Supplied data:
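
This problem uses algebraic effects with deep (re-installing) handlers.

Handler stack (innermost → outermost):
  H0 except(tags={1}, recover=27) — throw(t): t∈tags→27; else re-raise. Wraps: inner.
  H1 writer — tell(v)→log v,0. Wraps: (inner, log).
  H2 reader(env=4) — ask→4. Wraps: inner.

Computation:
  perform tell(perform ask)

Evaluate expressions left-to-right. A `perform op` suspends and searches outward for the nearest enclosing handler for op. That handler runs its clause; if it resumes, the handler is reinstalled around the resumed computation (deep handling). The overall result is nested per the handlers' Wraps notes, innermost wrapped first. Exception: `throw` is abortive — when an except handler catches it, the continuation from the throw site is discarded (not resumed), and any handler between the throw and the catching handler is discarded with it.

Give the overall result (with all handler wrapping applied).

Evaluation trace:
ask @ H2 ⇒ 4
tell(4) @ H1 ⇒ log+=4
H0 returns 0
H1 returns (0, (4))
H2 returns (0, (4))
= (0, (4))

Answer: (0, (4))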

==

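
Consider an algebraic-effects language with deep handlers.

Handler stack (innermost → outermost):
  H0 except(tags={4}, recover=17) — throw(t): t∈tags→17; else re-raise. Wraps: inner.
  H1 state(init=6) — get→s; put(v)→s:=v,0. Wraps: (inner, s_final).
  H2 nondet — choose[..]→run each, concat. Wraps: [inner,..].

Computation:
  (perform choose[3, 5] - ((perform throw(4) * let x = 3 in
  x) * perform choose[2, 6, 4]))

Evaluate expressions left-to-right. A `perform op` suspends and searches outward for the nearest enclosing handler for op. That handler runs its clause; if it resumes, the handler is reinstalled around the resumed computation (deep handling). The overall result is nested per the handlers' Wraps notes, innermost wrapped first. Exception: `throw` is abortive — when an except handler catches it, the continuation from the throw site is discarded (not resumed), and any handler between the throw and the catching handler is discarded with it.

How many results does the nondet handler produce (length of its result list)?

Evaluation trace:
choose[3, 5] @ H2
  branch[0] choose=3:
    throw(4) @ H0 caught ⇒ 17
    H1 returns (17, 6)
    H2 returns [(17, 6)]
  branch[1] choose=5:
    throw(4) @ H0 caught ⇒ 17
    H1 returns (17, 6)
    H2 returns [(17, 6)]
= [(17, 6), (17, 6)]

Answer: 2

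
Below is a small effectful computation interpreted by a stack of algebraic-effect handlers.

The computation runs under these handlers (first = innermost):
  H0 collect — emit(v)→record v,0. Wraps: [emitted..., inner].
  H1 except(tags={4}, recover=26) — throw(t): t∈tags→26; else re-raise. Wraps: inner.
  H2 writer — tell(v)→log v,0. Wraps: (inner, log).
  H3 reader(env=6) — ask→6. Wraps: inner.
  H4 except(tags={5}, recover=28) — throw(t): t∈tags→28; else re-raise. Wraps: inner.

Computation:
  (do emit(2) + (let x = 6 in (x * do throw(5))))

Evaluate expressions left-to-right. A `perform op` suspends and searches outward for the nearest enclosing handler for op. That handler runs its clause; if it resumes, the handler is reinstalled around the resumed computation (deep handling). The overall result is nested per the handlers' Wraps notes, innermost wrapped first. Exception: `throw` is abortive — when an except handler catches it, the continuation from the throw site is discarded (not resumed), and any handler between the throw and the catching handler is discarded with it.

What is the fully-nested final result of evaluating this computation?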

Problem to work on: Produce a word-for-word copy of everything above from the line holding "H2 writer —" down to the line holding "What is the", with both of those lines kept.

Task response:
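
  H2 writer — tell(v)→log v,0. Wraps: (inner, log).
  H3 reader(env=6) — ask→6. Wraps: inner.
  H4 except(tags={5}, recover=28) — throw(t): t∈tags→28; else re-raise. Wraps: inner.

Computation:
  (do emit(2) + (let x = 6 in (x * do throw(5))))

Evaluate expressions left-to-right. A `perform op` suspends and searches outward for the nearest enclosing handler for op. That handler runs its clause; if it resumes, the handler is reinstalled around the resumed computation (deep handling). The overall result is nested per the handlers' Wraps notes, innermost wrapped first. Exception: `throw` is abortive — when an except handler catches it, the continuation from the throw site is discarded (not resumed), and any handler between the throw and the catching handler is discarded with it.

What is the fully-nested final result of evaluating this computation?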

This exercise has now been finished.